▸ **Data under study**
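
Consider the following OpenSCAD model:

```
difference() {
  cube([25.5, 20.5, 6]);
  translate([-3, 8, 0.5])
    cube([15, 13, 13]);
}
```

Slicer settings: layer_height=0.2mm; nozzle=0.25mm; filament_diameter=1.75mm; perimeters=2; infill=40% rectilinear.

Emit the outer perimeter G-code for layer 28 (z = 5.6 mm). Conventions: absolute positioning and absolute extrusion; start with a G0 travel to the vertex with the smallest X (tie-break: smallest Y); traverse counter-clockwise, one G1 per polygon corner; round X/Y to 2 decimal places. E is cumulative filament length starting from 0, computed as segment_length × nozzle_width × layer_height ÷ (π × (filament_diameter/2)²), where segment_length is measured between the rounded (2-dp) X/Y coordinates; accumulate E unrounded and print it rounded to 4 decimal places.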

▸ **What you need to do**
Give back all the material, with each line exactly as it stands.

▸ **Task solution**
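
Consider the following OpenSCAD model:

```
difference() {
  cube([25.5, 20.5, 6]);
  translate([-3, 8, 0.5])
    cube([15, 13, 13]);
}
```

Slicer settings: layer_height=0.2mm; nozzle=0.25mm; filament_diameter=1.75mm; perimeters=2; infill=40% rectilinear.

Emit the outer perimeter G-code for layer 28 (z = 5.6 mm). Conventions: absolute positioning and absolute extrusion; start with a G0 travel to the vertex with the smallest X (tie-break: smallest Y); traverse counter-clockwise, one G1 per polygon corner; round X/Y to 2 decimal places. E is cumulative filament length starting from 0, computed as segment_length × nozzle_width × layer_height ÷ (π × (filament_diameter/2)²), where segment_length is measured between the rounded (2-dp) X/Y coordinates; accumulate E unrounded and print it rounded to 4 decimal places.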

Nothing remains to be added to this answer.